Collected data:
.....
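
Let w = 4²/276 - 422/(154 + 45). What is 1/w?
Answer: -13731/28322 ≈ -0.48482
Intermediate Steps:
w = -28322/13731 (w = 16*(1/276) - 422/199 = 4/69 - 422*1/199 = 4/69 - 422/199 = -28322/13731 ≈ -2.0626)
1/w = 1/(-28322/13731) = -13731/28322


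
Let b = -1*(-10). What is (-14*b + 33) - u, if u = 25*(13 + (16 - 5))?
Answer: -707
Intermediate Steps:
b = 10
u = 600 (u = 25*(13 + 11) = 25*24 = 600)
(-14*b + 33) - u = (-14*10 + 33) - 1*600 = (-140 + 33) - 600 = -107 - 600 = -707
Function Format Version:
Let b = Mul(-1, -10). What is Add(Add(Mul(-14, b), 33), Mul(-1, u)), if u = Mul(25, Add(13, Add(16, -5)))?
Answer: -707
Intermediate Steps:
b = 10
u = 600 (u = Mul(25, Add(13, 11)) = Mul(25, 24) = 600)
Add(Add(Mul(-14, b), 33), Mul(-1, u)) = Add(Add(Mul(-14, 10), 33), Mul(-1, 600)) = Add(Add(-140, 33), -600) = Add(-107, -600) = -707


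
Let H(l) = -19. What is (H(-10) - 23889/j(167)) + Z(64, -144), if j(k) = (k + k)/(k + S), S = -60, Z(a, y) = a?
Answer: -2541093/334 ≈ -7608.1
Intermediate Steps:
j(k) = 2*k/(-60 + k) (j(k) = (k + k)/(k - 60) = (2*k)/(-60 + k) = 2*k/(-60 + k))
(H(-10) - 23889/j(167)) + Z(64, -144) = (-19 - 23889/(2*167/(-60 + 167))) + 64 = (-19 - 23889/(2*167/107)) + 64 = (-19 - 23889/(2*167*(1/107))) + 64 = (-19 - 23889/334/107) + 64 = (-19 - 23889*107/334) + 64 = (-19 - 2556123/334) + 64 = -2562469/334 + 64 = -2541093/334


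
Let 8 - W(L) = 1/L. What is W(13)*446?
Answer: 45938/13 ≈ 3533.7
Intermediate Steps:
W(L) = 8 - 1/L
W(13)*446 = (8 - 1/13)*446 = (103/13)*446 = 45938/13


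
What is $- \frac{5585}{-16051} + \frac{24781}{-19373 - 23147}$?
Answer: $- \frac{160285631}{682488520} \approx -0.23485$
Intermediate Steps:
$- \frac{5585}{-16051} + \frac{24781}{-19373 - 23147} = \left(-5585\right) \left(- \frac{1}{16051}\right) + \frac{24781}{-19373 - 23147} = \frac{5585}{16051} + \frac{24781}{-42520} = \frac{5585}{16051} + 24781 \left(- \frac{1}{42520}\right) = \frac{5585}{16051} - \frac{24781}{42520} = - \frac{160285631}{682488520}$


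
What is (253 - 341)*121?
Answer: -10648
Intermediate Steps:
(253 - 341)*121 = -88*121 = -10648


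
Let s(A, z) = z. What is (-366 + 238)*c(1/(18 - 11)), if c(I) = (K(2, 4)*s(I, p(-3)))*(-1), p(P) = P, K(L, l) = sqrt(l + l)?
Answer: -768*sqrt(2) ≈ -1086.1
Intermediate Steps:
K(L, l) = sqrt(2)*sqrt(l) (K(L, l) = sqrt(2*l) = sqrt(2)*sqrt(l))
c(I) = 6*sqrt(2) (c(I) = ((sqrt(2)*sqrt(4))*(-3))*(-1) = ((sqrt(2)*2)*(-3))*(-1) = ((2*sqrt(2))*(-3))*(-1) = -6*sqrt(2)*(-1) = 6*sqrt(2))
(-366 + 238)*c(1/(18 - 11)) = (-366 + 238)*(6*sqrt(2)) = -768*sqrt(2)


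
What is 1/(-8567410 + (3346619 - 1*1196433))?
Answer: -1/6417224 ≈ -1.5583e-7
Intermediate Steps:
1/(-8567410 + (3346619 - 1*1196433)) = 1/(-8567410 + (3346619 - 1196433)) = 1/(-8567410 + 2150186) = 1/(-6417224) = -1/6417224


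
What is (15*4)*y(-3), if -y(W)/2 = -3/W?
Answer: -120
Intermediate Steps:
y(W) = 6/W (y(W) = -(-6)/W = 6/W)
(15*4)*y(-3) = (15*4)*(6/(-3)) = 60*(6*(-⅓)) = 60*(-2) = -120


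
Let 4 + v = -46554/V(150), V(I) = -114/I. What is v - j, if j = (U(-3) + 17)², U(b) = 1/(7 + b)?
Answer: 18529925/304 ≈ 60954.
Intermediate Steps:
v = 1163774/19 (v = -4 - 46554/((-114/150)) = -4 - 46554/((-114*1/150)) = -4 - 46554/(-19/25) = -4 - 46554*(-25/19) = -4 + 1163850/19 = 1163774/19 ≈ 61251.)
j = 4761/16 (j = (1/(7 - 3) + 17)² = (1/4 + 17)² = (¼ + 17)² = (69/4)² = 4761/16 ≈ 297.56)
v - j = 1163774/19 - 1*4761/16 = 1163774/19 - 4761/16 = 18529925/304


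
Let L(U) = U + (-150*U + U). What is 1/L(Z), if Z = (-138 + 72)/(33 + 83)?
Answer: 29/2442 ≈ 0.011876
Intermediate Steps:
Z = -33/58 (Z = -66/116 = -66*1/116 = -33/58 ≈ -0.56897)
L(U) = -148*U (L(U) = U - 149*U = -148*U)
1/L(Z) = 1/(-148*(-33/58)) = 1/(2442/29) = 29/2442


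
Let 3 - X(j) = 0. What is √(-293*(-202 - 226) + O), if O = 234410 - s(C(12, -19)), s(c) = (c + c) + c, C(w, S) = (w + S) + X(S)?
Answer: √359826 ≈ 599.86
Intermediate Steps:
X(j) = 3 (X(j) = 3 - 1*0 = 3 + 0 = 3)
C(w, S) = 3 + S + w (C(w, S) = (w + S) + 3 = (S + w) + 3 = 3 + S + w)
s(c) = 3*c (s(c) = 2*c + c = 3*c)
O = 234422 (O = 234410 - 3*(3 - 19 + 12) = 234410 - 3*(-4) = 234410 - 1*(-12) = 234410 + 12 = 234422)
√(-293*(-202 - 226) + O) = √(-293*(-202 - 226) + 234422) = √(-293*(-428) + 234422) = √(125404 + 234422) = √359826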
.....
### Your instructions
Restating the data word for word is the whole task.

### Answer space
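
Let w = 4²/276 - 422/(154 + 45). What is 1/w?
Answer: -13731/28322 ≈ -0.48482
Intermediate Steps:
w = -28322/13731 (w = 16*(1/276) - 422/199 = 4/69 - 422*1/199 = 4/69 - 422/199 = -28322/13731 ≈ -2.0626)
1/w = 1/(-28322/13731) = -13731/28322


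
Let b = -1*(-10). What is (-14*b + 33) - u, if u = 25*(13 + (16 - 5))?
Answer: -707
Intermediate Steps:
b = 10
u = 600 (u = 25*(13 + 11) = 25*24 = 600)
(-14*b + 33) - u = (-14*10 + 33) - 1*600 = (-140 + 33) - 600 = -107 - 600 = -707
Function Format Version:
Let b = Mul(-1, -10). What is Add(Add(Mul(-14, b), 33), Mul(-1, u)), if u = Mul(25, Add(13, Add(16, -5)))?
Answer: -707
Intermediate Steps:
b = 10
u = 600 (u = Mul(25, Add(13, 11)) = Mul(25, 24) = 600)
Add(Add(Mul(-14, b), 33), Mul(-1, u)) = Add(Add(Mul(-14, 10), 33), Mul(-1, 600)) = Add(Add(-140, 33), -600) = Add(-107, -600) = -707


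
Let H(l) = -19. What is (H(-10) - 23889/j(167)) + Z(64, -144), if j(k) = (k + k)/(k + S), S = -60, Z(a, y) = a?
Answer: -2541093/334 ≈ -7608.1
Intermediate Steps:
j(k) = 2*k/(-60 + k) (j(k) = (k + k)/(k - 60) = (2*k)/(-60 + k) = 2*k/(-60 + k))
(H(-10) - 23889/j(167)) + Z(64, -144) = (-19 - 23889/(2*167/(-60 + 167))) + 64 = (-19 - 23889/(2*167/107)) + 64 = (-19 - 23889/(2*167*(1/107))) + 64 = (-19 - 23889/334/107) + 64 = (-19 - 23889*107/334) + 64 = (-19 - 2556123/334) + 64 = -2562469/334 + 64 = -2541093/334


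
Let 8 - W(L) = 1/L. What is W(13)*446?
Answer: 45938/13 ≈ 3533.7
Intermediate Steps:
W(L) = 8 - 1/L
W(13)*446 = (8 - 1/13)*446 = (103/13)*446 = 45938/13


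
What is $- \frac{5585}{-16051} + \frac{24781}{-19373 - 23147}$?
Answer: $- \frac{160285631}{682488520} \approx -0.23485$
Intermediate Steps:
$- \frac{5585}{-16051} + \frac{24781}{-19373 - 23147} = \left(-5585\right) \left(- \frac{1}{16051}\right) + \frac{24781}{-19373 - 23147} = \frac{5585}{16051} + \frac{24781}{-42520} = \frac{5585}{16051} + 24781 \left(- \frac{1}{42520}\right) = \frac{5585}{16051} - \frac{24781}{42520} = - \frac{160285631}{682488520}$


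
What is (253 - 341)*121?
Answer: -10648
Intermediate Steps:
(253 - 341)*121 = -88*121 = -10648


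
Let s(A, z) = z. What is (-366 + 238)*c(1/(18 - 11)), if c(I) = (K(2, 4)*s(I, p(-3)))*(-1), p(P) = P, K(L, l) = sqrt(l + l)?
Answer: -768*sqrt(2) ≈ -1086.1
Intermediate Steps:
K(L, l) = sqrt(2)*sqrt(l) (K(L, l) = sqrt(2*l) = sqrt(2)*sqrt(l))
c(I) = 6*sqrt(2) (c(I) = ((sqrt(2)*sqrt(4))*(-3))*(-1) = ((sqrt(2)*2)*(-3))*(-1) = ((2*sqrt(2))*(-3))*(-1) = -6*sqrt(2)*(-1) = 6*sqrt(2))
(-366 + 238)*c(1/(18 - 11)) = (-366 + 238)*(6*sqrt(2)) = -768*sqrt(2)


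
What is 1/(-8567410 + (3346619 - 1*1196433))?
Answer: -1/6417224 ≈ -1.5583e-7
Intermediate Steps:
1/(-8567410 + (3346619 - 1*1196433)) = 1/(-8567410 + (3346619 - 1196433)) = 1/(-8567410 + 2150186) = 1/(-6417224) = -1/6417224


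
What is (15*4)*y(-3), if -y(W)/2 = -3/W?
Answer: -120
Intermediate Steps:
y(W) = 6/W (y(W) = -(-6)/W = 6/W)
(15*4)*y(-3) = (15*4)*(6/(-3)) = 60*(6*(-⅓)) = 60*(-2) = -120


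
Let 4 + v = -46554/V(150), V(I) = -114/I. What is v - j, if j = (U(-3) + 17)², U(b) = 1/(7 + b)?
Answer: 18529925/304 ≈ 60954.
Intermediate Steps:
v = 1163774/19 (v = -4 - 46554/((-114/150)) = -4 - 46554/((-114*1/150)) = -4 - 46554/(-19/25) = -4 - 46554*(-25/19) = -4 + 1163850/19 = 1163774/19 ≈ 61251.)
j = 4761/16 (j = (1/(7 - 3) + 17)² = (1/4 + 17)² = (¼ + 17)² = (69/4)² = 4761/16 ≈ 297.56)
v - j = 1163774/19 - 1*4761/16 = 1163774/19 - 4761/16 = 18529925/304


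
Let L(U) = U + (-150*U + U). What is 1/L(Z), if Z = (-138 + 72)/(33 + 83)?
Answer: 29/2442 ≈ 0.011876
Intermediate Steps:
Z = -33/58 (Z = -66/116 = -66*1/116 = -33/58 ≈ -0.56897)
L(U) = -148*U (L(U) = U - 149*U = -148*U)
1/L(Z) = 1/(-148*(-33/58)) = 1/(2442/29) = 29/2442


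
Let 3 - X(j) = 0. What is √(-293*(-202 - 226) + O), if O = 234410 - s(C(12, -19)), s(c) = (c + c) + c, C(w, S) = (w + S) + X(S)?
Answer: √359826 ≈ 599.86
Intermediate Steps:
X(j) = 3 (X(j) = 3 - 1*0 = 3 + 0 = 3)
C(w, S) = 3 + S + w (C(w, S) = (w + S) + 3 = (S + w) + 3 = 3 + S + w)
s(c) = 3*c (s(c) = 2*c + c = 3*c)
O = 234422 (O = 234410 - 3*(3 - 19 + 12) = 234410 - 3*(-4) = 234410 - 1*(-12) = 234410 + 12 = 234422)
√(-293*(-202 - 226) + O) = √(-293*(-202 - 226) + 234422) = √(-293*(-428) + 234422) = √(125404 + 234422) = √359826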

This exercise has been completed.